§ **Supplied material**

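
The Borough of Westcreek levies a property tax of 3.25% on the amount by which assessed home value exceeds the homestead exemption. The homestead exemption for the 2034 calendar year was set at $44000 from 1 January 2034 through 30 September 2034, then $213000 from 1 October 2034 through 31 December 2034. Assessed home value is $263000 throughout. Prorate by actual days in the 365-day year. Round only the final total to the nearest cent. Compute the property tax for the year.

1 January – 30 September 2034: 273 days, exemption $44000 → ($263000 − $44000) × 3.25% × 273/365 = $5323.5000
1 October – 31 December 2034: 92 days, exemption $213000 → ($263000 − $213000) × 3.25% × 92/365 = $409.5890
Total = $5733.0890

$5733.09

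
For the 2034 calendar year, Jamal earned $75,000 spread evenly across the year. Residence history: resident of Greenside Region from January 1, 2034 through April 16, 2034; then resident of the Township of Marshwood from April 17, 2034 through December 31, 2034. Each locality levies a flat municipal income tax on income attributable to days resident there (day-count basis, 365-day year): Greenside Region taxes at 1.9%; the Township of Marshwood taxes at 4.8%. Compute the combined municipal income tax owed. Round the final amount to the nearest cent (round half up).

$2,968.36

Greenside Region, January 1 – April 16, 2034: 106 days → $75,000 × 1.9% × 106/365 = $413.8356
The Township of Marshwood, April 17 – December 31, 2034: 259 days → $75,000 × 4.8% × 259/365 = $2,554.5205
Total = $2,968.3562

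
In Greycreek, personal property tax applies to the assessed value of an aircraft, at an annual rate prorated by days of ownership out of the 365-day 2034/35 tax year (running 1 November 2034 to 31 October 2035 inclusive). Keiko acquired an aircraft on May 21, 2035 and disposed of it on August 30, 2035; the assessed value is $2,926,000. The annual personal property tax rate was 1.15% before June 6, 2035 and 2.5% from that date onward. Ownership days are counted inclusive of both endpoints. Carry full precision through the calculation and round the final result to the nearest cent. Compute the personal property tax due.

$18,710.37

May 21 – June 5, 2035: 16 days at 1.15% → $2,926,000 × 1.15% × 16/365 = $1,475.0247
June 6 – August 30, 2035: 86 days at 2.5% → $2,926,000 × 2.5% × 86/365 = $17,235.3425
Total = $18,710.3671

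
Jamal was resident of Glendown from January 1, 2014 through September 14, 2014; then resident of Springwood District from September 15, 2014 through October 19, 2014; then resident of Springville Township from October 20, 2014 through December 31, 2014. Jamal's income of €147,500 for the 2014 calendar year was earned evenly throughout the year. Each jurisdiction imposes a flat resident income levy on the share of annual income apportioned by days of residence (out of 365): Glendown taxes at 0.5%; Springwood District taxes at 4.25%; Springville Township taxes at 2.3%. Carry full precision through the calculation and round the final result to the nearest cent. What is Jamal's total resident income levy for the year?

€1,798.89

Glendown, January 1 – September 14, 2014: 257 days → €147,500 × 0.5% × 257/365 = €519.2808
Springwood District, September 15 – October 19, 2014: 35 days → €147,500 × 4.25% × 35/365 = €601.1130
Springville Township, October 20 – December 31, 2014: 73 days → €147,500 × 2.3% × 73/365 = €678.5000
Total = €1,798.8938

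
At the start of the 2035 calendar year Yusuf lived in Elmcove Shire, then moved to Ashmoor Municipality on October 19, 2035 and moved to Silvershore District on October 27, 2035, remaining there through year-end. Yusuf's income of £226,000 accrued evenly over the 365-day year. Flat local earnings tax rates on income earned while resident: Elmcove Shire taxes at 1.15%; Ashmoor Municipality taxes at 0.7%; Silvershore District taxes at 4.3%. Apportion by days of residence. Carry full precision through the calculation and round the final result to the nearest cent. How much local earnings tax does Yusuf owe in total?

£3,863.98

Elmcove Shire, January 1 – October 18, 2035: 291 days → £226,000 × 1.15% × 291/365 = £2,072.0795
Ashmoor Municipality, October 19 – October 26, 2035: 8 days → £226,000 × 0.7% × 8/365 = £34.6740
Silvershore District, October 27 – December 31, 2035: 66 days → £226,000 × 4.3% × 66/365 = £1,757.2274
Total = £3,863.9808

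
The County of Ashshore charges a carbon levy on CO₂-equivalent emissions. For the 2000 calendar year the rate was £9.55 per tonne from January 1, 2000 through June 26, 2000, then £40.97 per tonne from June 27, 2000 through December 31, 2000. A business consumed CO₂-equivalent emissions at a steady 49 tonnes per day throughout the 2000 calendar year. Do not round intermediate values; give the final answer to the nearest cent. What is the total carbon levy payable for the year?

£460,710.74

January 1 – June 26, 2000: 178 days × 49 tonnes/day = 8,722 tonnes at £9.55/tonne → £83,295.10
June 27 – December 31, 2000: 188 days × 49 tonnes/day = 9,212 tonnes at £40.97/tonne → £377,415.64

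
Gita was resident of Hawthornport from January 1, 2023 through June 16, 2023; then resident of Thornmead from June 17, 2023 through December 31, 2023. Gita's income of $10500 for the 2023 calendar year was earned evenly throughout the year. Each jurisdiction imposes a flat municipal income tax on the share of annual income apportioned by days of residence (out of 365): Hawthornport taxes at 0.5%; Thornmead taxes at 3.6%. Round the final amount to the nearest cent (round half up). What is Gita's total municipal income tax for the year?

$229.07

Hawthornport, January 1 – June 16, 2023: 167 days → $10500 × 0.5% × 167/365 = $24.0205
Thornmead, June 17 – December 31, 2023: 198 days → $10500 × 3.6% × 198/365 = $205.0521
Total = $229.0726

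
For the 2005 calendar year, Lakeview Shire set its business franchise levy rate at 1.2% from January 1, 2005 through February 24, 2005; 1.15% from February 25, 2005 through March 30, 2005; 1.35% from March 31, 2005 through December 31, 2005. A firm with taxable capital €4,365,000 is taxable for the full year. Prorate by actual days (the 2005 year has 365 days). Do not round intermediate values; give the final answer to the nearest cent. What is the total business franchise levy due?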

§ **What the exercise asks**
Could you write out every entry above exactly as it appears?

§ **Solution**
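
The Borough of Westcreek levies a property tax of 3.25% on the amount by which assessed home value exceeds the homestead exemption. The homestead exemption for the 2034 calendar year was set at $44000 from 1 January 2034 through 30 September 2034, then $213000 from 1 October 2034 through 31 December 2034. Assessed home value is $263000 throughout. Prorate by actual days in the 365-day year. Round only the final total to the nearest cent. Compute the property tax for the year.

1 January – 30 September 2034: 273 days, exemption $44000 → ($263000 − $44000) × 3.25% × 273/365 = $5323.5000
1 October – 31 December 2034: 92 days, exemption $213000 → ($263000 − $213000) × 3.25% × 92/365 = $409.5890
Total = $5733.0890

$5733.09

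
For the 2034 calendar year, Jamal earned $75,000 spread evenly across the year. Residence history: resident of Greenside Region from January 1, 2034 through April 16, 2034; then resident of the Township of Marshwood from April 17, 2034 through December 31, 2034. Each locality levies a flat municipal income tax on income attributable to days resident there (day-count basis, 365-day year): Greenside Region taxes at 1.9%; the Township of Marshwood taxes at 4.8%. Compute the combined municipal income tax owed. Round the final amount to the nearest cent (round half up).

$2,968.36

Greenside Region, January 1 – April 16, 2034: 106 days → $75,000 × 1.9% × 106/365 = $413.8356
The Township of Marshwood, April 17 – December 31, 2034: 259 days → $75,000 × 4.8% × 259/365 = $2,554.5205
Total = $2,968.3562

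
In Greycreek, personal property tax applies to the assessed value of an aircraft, at an annual rate prorated by days of ownership out of the 365-day 2034/35 tax year (running 1 November 2034 to 31 October 2035 inclusive). Keiko acquired an aircraft on May 21, 2035 and disposed of it on August 30, 2035; the assessed value is $2,926,000. The annual personal property tax rate was 1.15% before June 6, 2035 and 2.5% from that date onward. Ownership days are counted inclusive of both endpoints. Carry full precision through the calculation and round the final result to the nearest cent. Compute the personal property tax due.

$18,710.37

May 21 – June 5, 2035: 16 days at 1.15% → $2,926,000 × 1.15% × 16/365 = $1,475.0247
June 6 – August 30, 2035: 86 days at 2.5% → $2,926,000 × 2.5% × 86/365 = $17,235.3425
Total = $18,710.3671

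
Jamal was resident of Glendown from January 1, 2014 through September 14, 2014; then resident of Springwood District from September 15, 2014 through October 19, 2014; then resident of Springville Township from October 20, 2014 through December 31, 2014. Jamal's income of €147,500 for the 2014 calendar year was earned evenly throughout the year. Each jurisdiction imposes a flat resident income levy on the share of annual income apportioned by days of residence (out of 365): Glendown taxes at 0.5%; Springwood District taxes at 4.25%; Springville Township taxes at 2.3%. Carry full precision through the calculation and round the final result to the nearest cent. What is Jamal's total resident income levy for the year?

€1,798.89

Glendown, January 1 – September 14, 2014: 257 days → €147,500 × 0.5% × 257/365 = €519.2808
Springwood District, September 15 – October 19, 2014: 35 days → €147,500 × 4.25% × 35/365 = €601.1130
Springville Township, October 20 – December 31, 2014: 73 days → €147,500 × 2.3% × 73/365 = €678.5000
Total = €1,798.8938

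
At the start of the 2035 calendar year Yusuf lived in Elmcove Shire, then moved to Ashmoor Municipality on October 19, 2035 and moved to Silvershore District on October 27, 2035, remaining there through year-end. Yusuf's income of £226,000 accrued evenly over the 365-day year. Flat local earnings tax rates on income earned while resident: Elmcove Shire taxes at 1.15%; Ashmoor Municipality taxes at 0.7%; Silvershore District taxes at 4.3%. Apportion by days of residence. Carry full precision through the calculation and round the final result to the nearest cent. How much local earnings tax does Yusuf owe in total?

£3,863.98

Elmcove Shire, January 1 – October 18, 2035: 291 days → £226,000 × 1.15% × 291/365 = £2,072.0795
Ashmoor Municipality, October 19 – October 26, 2035: 8 days → £226,000 × 0.7% × 8/365 = £34.6740
Silvershore District, October 27 – December 31, 2035: 66 days → £226,000 × 4.3% × 66/365 = £1,757.2274
Total = £3,863.9808

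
The County of Ashshore charges a carbon levy on CO₂-equivalent emissions. For the 2000 calendar year the rate was £9.55 per tonne from January 1, 2000 through June 26, 2000, then £40.97 per tonne from June 27, 2000 through December 31, 2000. A business consumed CO₂-equivalent emissions at a steady 49 tonnes per day throughout the 2000 calendar year. Do not round intermediate values; give the final answer to the nearest cent. What is the total carbon levy payable for the year?

£460,710.74

January 1 – June 26, 2000: 178 days × 49 tonnes/day = 8,722 tonnes at £9.55/tonne → £83,295.10
June 27 – December 31, 2000: 188 days × 49 tonnes/day = 9,212 tonnes at £40.97/tonne → £377,415.64

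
Gita was resident of Hawthornport from January 1, 2023 through June 16, 2023; then resident of Thornmead from June 17, 2023 through December 31, 2023. Gita's income of $10500 for the 2023 calendar year was earned evenly throughout the year. Each jurisdiction imposes a flat municipal income tax on the share of annual income apportioned by days of residence (out of 365): Hawthornport taxes at 0.5%; Thornmead taxes at 3.6%. Round the final amount to the nearest cent (round half up). What is Gita's total municipal income tax for the year?

$229.07

Hawthornport, January 1 – June 16, 2023: 167 days → $10500 × 0.5% × 167/365 = $24.0205
Thornmead, June 17 – December 31, 2023: 198 days → $10500 × 3.6% × 198/365 = $205.0521
Total = $229.0726

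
For the 2005 calendar year, Lakeview Shire set its business franchise levy rate at 1.2% from January 1, 2005 through February 24, 2005; 1.15% from February 25, 2005 through March 30, 2005; 1.35% from March 31, 2005 through December 31, 2005. A firm with taxable capital €4,365,000 is taxable for the full year. Prorate by actual days (the 2005 year has 365 days). Do not round intermediate values; give the final answer to the nearest cent. What is the total business franchise levy due?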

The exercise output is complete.